Your goal: Copy out each line of the material in which the word "acquire" appears.

____________

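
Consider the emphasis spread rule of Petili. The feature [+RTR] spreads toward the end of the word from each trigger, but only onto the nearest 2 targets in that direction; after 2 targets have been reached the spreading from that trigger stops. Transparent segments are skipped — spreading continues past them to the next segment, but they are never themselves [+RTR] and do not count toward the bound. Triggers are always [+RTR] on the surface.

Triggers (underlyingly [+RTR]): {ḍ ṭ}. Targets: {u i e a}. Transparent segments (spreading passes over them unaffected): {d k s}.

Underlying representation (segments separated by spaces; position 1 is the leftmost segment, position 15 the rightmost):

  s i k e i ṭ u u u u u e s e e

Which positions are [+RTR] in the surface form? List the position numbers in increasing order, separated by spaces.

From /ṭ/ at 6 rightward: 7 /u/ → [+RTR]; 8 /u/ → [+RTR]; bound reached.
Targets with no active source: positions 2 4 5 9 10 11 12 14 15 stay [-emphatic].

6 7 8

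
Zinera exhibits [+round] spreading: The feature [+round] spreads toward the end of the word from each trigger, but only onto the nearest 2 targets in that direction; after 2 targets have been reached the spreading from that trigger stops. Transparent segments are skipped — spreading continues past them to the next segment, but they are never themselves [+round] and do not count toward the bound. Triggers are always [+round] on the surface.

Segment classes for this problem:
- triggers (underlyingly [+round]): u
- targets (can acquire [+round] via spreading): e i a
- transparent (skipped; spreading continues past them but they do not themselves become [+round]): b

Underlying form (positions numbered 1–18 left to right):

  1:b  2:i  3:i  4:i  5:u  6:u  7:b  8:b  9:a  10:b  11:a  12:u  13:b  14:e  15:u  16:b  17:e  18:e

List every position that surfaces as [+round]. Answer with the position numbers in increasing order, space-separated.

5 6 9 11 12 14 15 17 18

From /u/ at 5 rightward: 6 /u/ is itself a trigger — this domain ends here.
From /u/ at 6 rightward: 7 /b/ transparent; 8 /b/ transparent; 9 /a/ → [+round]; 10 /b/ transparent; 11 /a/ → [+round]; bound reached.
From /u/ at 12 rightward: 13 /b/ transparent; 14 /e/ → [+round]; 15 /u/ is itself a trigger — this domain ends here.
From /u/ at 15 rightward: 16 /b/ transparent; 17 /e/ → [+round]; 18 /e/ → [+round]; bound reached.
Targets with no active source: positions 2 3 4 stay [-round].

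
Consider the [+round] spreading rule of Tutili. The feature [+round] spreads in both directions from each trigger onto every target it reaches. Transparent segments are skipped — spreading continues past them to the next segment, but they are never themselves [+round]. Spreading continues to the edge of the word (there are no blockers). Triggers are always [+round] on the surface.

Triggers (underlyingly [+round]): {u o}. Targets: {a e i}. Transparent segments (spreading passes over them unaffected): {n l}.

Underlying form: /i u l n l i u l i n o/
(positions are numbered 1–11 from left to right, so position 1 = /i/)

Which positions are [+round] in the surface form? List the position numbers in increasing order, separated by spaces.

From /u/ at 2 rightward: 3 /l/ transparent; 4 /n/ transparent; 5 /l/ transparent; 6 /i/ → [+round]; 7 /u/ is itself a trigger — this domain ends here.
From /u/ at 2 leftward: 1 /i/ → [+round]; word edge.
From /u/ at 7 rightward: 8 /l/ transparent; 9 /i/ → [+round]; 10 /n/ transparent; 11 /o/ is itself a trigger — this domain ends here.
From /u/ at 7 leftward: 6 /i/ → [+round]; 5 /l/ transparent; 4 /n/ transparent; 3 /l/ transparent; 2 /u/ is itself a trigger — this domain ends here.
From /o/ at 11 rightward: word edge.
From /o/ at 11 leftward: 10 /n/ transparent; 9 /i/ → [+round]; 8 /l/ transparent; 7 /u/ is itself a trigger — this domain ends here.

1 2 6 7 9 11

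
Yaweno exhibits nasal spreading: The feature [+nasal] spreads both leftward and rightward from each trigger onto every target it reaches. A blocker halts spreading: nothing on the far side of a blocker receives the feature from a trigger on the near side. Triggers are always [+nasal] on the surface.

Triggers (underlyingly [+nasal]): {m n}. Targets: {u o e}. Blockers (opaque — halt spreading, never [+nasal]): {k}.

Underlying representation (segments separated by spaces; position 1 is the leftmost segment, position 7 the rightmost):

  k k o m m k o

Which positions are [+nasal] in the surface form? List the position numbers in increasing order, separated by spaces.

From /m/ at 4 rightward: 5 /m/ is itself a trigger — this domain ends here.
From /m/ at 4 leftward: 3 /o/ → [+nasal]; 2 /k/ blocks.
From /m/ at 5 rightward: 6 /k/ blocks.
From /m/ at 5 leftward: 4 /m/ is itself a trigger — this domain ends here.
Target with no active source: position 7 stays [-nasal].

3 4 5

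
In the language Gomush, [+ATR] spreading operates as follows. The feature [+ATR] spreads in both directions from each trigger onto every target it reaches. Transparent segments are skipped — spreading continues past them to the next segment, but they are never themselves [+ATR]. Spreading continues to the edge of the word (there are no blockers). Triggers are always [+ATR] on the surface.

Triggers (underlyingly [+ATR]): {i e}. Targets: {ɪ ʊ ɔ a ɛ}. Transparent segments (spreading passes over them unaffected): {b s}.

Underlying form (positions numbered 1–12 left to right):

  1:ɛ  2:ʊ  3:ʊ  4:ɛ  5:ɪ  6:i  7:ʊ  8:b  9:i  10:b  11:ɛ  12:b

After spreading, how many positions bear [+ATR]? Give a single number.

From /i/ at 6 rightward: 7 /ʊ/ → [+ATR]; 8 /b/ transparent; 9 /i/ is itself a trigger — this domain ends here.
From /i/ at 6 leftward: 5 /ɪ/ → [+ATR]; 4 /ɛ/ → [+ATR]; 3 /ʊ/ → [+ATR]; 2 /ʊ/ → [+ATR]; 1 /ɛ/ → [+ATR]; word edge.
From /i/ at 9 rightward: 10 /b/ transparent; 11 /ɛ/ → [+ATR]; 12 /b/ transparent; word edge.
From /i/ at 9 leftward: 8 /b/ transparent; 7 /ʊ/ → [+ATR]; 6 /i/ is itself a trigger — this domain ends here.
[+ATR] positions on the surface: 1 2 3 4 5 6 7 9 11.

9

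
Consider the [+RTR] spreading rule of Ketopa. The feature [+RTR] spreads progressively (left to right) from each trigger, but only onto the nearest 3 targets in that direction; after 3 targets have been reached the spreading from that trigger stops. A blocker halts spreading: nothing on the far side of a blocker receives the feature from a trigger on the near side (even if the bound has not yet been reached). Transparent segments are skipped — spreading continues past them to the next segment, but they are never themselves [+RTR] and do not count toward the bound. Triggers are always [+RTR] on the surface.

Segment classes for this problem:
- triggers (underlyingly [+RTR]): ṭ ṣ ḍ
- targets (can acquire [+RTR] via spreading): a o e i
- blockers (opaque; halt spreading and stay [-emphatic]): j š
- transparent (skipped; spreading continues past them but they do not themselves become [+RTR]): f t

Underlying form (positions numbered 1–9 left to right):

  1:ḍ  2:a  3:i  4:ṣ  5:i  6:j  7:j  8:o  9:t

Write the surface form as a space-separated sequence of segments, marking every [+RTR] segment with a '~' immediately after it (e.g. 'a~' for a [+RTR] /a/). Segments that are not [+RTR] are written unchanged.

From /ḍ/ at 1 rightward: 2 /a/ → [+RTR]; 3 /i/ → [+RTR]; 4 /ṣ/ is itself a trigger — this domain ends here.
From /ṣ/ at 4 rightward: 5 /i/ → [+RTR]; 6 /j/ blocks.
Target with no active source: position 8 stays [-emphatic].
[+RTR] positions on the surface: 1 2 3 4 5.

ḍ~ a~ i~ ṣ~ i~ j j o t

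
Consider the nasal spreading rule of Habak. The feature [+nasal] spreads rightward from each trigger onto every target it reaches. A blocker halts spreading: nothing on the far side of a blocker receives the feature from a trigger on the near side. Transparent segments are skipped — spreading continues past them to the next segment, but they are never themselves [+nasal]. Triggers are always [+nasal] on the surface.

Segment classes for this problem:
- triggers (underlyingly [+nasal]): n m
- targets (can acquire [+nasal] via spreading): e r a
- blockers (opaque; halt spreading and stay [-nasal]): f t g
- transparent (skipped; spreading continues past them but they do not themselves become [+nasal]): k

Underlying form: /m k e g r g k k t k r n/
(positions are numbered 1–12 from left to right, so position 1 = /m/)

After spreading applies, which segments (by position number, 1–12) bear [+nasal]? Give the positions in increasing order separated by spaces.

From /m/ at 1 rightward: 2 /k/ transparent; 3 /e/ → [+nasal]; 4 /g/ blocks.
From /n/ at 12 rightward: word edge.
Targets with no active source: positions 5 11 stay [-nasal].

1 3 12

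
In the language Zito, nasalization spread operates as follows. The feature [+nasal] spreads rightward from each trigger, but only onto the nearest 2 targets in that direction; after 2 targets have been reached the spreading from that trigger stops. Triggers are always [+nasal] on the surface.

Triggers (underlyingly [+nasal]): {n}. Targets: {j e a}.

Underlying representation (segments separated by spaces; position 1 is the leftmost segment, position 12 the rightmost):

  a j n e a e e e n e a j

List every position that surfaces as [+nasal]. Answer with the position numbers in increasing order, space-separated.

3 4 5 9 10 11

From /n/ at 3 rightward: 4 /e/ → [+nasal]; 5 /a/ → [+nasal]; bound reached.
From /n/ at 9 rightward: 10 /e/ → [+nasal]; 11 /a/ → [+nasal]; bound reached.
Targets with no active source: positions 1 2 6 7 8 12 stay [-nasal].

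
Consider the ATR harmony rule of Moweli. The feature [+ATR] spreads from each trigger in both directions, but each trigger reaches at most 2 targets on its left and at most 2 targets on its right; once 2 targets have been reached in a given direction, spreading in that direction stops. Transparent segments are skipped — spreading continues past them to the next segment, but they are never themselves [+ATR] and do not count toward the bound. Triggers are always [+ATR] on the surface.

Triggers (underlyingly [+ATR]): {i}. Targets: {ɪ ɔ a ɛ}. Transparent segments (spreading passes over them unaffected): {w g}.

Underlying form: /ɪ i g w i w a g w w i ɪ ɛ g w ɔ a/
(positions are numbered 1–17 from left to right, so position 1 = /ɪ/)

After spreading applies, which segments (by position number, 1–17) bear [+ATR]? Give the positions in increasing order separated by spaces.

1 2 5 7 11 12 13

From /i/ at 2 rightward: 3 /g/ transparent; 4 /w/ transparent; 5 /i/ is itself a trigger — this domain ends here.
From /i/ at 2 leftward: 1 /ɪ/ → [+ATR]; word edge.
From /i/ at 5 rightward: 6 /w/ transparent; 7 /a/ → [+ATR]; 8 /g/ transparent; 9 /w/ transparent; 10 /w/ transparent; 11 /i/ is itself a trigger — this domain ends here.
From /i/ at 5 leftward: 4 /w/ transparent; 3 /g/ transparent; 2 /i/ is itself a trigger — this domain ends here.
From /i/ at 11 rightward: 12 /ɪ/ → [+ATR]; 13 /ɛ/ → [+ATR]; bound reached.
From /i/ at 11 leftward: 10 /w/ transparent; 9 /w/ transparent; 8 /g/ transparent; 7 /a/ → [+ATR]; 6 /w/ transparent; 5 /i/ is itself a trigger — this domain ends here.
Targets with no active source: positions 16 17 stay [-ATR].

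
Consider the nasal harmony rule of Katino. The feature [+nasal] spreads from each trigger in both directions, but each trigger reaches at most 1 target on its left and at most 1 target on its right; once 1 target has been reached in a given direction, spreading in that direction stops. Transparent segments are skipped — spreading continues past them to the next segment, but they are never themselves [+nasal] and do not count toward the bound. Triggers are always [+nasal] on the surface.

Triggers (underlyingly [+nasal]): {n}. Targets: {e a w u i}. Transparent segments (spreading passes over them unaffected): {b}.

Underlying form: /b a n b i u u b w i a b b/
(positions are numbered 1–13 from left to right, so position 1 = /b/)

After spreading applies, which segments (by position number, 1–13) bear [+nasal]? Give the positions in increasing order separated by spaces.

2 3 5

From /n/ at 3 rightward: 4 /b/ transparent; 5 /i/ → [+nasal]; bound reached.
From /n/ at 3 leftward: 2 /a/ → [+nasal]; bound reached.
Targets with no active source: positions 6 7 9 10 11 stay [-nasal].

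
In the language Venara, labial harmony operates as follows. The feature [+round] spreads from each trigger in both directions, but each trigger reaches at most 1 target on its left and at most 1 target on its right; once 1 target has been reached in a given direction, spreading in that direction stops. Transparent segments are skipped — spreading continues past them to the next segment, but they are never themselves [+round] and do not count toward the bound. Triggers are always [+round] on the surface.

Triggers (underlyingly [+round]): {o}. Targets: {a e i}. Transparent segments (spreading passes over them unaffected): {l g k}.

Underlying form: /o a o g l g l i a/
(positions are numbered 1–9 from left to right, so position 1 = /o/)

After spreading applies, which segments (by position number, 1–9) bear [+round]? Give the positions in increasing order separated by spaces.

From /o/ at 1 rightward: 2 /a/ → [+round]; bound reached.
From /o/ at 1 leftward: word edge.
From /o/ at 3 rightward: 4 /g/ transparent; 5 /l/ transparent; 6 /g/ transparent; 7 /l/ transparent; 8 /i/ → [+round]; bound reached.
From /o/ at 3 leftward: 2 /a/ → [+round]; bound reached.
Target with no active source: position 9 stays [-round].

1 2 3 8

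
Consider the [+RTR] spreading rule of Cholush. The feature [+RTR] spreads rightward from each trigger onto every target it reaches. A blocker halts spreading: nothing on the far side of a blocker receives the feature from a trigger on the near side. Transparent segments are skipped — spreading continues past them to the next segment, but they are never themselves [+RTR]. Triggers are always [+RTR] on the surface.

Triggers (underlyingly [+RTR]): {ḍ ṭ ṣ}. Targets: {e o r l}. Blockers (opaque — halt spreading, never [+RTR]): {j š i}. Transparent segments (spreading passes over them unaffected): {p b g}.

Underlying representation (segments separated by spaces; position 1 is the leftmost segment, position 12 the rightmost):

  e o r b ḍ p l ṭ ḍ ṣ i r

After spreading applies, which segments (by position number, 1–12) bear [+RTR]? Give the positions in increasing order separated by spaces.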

____________

Result of the exercise:
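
- targets (can acquire [+round] via spreading): e i a
- targets (can acquire [+RTR] via spreading): a o e i
- targets (can acquire [+nasal] via spreading): e r a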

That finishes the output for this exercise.